╭──

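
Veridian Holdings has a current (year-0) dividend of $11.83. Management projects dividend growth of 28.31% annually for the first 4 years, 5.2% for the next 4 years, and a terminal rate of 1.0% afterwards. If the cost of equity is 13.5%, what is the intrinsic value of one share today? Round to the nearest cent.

Three-stage DDM. Project D₁…D_8; terminal Gordon value at t=8 with g = 0.01; discount at r = 0.135.
D_1 = 15.1791
D_2 = 19.4763
D_3 = 24.9900
D_4 = 32.0647
D_5 = 33.7320
D_6 = 35.4861
D_7 = 37.3314
D_8 = 39.2726
TV_8 = 39.6653/(0.135−0.01) = 317.3227
P₀ = Σ Dₜ/(1+r)ᵗ + TV_8/(1+r)^8 = 244.2801

$244.28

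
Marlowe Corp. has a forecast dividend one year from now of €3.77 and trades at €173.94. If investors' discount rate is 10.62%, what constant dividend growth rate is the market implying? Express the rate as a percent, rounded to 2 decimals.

From P₀ = D₁/(r − g), the implied growth is g = r − D₁/P₀.
g = 0.1062 − 3.77/173.94 = 0.1062 − 0.02167 = 0.08453

8.45%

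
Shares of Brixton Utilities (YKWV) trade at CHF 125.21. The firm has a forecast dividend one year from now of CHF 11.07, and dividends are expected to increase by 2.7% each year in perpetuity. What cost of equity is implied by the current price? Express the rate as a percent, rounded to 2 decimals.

Rearranging the constant-growth DDM: r = D₁/P₀ + g.
r = 11.0700 / 125.21 + 0.027 = 0.08841 + 0.027 = 0.11541

11.54%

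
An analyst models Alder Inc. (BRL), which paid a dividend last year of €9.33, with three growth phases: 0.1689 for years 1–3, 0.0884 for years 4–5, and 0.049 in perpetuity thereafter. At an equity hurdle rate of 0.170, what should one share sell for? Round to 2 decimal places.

Three-stage DDM. Project D₁…D_5; terminal Gordon value at t=5 with g = 0.049; discount at r = 0.17.
D_1 = 10.9058
D_2 = 12.7478
D_3 = 14.9009
D_4 = 16.2182
D_5 = 17.6519
TV_5 = 18.5168/(0.17−0.049) = 153.0315
P₀ = Σ Dₜ/(1+r)ᵗ + TV_5/(1+r)^5 = 114.4428

€114.44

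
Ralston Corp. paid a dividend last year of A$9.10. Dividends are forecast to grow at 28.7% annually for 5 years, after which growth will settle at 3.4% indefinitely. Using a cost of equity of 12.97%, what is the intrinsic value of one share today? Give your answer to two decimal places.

A$257.10

Two-stage DDM. Project D₁…D_5 at 0.287, terminal growth 0.034, discount at r = 0.1297.
D_1 = 11.7117
D_2 = 15.0730
D_3 = 19.3989
D_4 = 24.9664
D_5 = 32.1317
Terminal value at t=5: TV = D_6/(r−g) = 33.2242/(0.1297−0.034) = 347.1704
P₀ = 11.7117/(1+0.1297)^1 + 15.0730/(1+0.1297)^2 + 19.3989/(1+0.1297)^3 + 24.9664/(1+0.1297)^4 + 32.1317/(1+0.1297)^5 + 347.1704/(1+0.1297)^5 = 257.1050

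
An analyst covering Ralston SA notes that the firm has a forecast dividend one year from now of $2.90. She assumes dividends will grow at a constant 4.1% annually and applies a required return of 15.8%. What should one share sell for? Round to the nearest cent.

$24.79

Gordon growth model: P₀ = D₁/(r − g), with D₁ = 2.90 given directly.
P₀ = 2.9000 / (0.158 − 0.041) = 2.9000 / 0.117 = 24.7863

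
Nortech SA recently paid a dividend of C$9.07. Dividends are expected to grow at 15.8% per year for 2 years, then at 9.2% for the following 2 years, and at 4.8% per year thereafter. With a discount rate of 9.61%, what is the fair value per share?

Three-stage DDM. Project D₁…D_4; terminal Gordon value at t=4 with g = 0.048; discount at r = 0.0961.
D_1 = 10.5031
D_2 = 12.1625
D_3 = 13.2815
D_4 = 14.5034
TV_4 = 15.1996/(0.0961−0.048) = 315.9991
P₀ = Σ Dₜ/(1+r)ᵗ + TV_4/(1+r)^4 = 258.7587

C$258.76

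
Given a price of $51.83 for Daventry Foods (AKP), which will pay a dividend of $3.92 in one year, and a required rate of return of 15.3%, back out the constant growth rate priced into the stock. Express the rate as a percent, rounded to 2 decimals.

From P₀ = D₁/(r − g), the implied growth is g = r − D₁/P₀.
g = 0.153 − 3.92/51.83 = 0.153 − 0.07563 = 0.07737

7.74%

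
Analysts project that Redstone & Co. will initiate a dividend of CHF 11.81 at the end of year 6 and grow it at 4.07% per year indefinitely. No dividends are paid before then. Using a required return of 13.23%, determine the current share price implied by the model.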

╰──

Task goal: Your reply should consist of the records, duplicated exactly.

Answer space:
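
Veridian Holdings has a current (year-0) dividend of $11.83. Management projects dividend growth of 28.31% annually for the first 4 years, 5.2% for the next 4 years, and a terminal rate of 1.0% afterwards. If the cost of equity is 13.5%, what is the intrinsic value of one share today? Round to the nearest cent.

Three-stage DDM. Project D₁…D_8; terminal Gordon value at t=8 with g = 0.01; discount at r = 0.135.
D_1 = 15.1791
D_2 = 19.4763
D_3 = 24.9900
D_4 = 32.0647
D_5 = 33.7320
D_6 = 35.4861
D_7 = 37.3314
D_8 = 39.2726
TV_8 = 39.6653/(0.135−0.01) = 317.3227
P₀ = Σ Dₜ/(1+r)ᵗ + TV_8/(1+r)^8 = 244.2801

$244.28

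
Marlowe Corp. has a forecast dividend one year from now of €3.77 and trades at €173.94. If investors' discount rate is 10.62%, what constant dividend growth rate is the market implying? Express the rate as a percent, rounded to 2 decimals.

From P₀ = D₁/(r − g), the implied growth is g = r − D₁/P₀.
g = 0.1062 − 3.77/173.94 = 0.1062 − 0.02167 = 0.08453

8.45%

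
Shares of Brixton Utilities (YKWV) trade at CHF 125.21. The firm has a forecast dividend one year from now of CHF 11.07, and dividends are expected to increase by 2.7% each year in perpetuity. What cost of equity is implied by the current price? Express the rate as a percent, rounded to 2 decimals.

Rearranging the constant-growth DDM: r = D₁/P₀ + g.
r = 11.0700 / 125.21 + 0.027 = 0.08841 + 0.027 = 0.11541

11.54%

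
An analyst models Alder Inc. (BRL), which paid a dividend last year of €9.33, with three growth phases: 0.1689 for years 1–3, 0.0884 for years 4–5, and 0.049 in perpetuity thereafter. At an equity hurdle rate of 0.170, what should one share sell for? Round to 2 decimal places.

Three-stage DDM. Project D₁…D_5; terminal Gordon value at t=5 with g = 0.049; discount at r = 0.17.
D_1 = 10.9058
D_2 = 12.7478
D_3 = 14.9009
D_4 = 16.2182
D_5 = 17.6519
TV_5 = 18.5168/(0.17−0.049) = 153.0315
P₀ = Σ Dₜ/(1+r)ᵗ + TV_5/(1+r)^5 = 114.4428

€114.44

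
Ralston Corp. paid a dividend last year of A$9.10. Dividends are forecast to grow at 28.7% annually for 5 years, after which growth will settle at 3.4% indefinitely. Using a cost of equity of 12.97%, what is the intrinsic value of one share today? Give your answer to two decimal places.

A$257.10

Two-stage DDM. Project D₁…D_5 at 0.287, terminal growth 0.034, discount at r = 0.1297.
D_1 = 11.7117
D_2 = 15.0730
D_3 = 19.3989
D_4 = 24.9664
D_5 = 32.1317
Terminal value at t=5: TV = D_6/(r−g) = 33.2242/(0.1297−0.034) = 347.1704
P₀ = 11.7117/(1+0.1297)^1 + 15.0730/(1+0.1297)^2 + 19.3989/(1+0.1297)^3 + 24.9664/(1+0.1297)^4 + 32.1317/(1+0.1297)^5 + 347.1704/(1+0.1297)^5 = 257.1050

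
An analyst covering Ralston SA notes that the firm has a forecast dividend one year from now of $2.90. She assumes dividends will grow at a constant 4.1% annually and applies a required return of 15.8%. What should one share sell for? Round to the nearest cent.

$24.79

Gordon growth model: P₀ = D₁/(r − g), with D₁ = 2.90 given directly.
P₀ = 2.9000 / (0.158 − 0.041) = 2.9000 / 0.117 = 24.7863

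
Nortech SA recently paid a dividend of C$9.07. Dividends are expected to grow at 15.8% per year for 2 years, then at 9.2% for the following 2 years, and at 4.8% per year thereafter. With a discount rate of 9.61%, what is the fair value per share?

Three-stage DDM. Project D₁…D_4; terminal Gordon value at t=4 with g = 0.048; discount at r = 0.0961.
D_1 = 10.5031
D_2 = 12.1625
D_3 = 13.2815
D_4 = 14.5034
TV_4 = 15.1996/(0.0961−0.048) = 315.9991
P₀ = Σ Dₜ/(1+r)ᵗ + TV_4/(1+r)^4 = 258.7587

C$258.76

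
Given a price of $51.83 for Daventry Foods (AKP), which will pay a dividend of $3.92 in one year, and a required rate of return of 15.3%, back out the constant growth rate priced into the stock. Express the rate as a percent, rounded to 2 decimals.

From P₀ = D₁/(r − g), the implied growth is g = r − D₁/P₀.
g = 0.153 − 3.92/51.83 = 0.153 − 0.07563 = 0.07737

7.74%

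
Analysts project that Redstone & Co. will initiate a dividend of CHF 11.81 at the end of year 6 and grow it at 4.07% per year indefinitely. No dividends are paid before then. Using a required return of 13.23%, determine the current share price implied by the model.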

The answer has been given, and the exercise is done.